* **Brief**
Would you output the entries below only from the line containing "f(ρ) = (-13*ρ/32" through the line containing "Follow the path", exactly as they stand and with both ends included?

Dataset records
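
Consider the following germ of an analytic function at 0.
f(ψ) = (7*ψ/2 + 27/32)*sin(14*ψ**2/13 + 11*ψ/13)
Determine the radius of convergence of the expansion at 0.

The radius of convergence is infinite.

The factor sin(14*ψ**2/13 + 11*ψ/13) is entire and contributes no finite singular point.
The polynomial part has no poles.
No finite singular points: the Taylor series at 0 converges everywhere.


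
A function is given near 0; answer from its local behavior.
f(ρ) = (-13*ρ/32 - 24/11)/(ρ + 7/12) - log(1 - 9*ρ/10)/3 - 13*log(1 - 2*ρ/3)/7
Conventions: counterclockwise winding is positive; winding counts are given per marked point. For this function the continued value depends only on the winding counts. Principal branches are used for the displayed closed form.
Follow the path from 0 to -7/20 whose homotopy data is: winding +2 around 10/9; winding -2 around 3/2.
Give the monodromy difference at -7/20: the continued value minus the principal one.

Continued minus principal equals (128/21)*pi*i.

The rational part is single-valued and drops out of the difference; each branch term changes only by its own monodromy.
(-13/7)*log(1 - ρ/(3/2)): each positive loop around 3/2 adds 2*pi*i to the log, so winding -2 contributes (-13/7)*(-2)*2*pi*i = (52/7)*pi*i.
(-1/3)*log(1 - ρ/(10/9)): each positive loop around 10/9 adds 2*pi*i to the log, so winding +2 contributes (-1/3)*(2)*2*pi*i = -(4/3)*pi*i.
Summing the contributions at ρ = -7/20 gives (128/21)*pi*i.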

* **Result of the exercise**
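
f(ρ) = (-13*ρ/32 - 24/11)/(ρ + 7/12) - log(1 - 9*ρ/10)/3 - 13*log(1 - 2*ρ/3)/7
Conventions: counterclockwise winding is positive; winding counts are given per marked point. For this function the continued value depends only on the winding counts. Principal branches are used for the displayed closed form.
Follow the path from 0 to -7/20 whose homotopy data is: winding +2 around 10/9; winding -2 around 3/2.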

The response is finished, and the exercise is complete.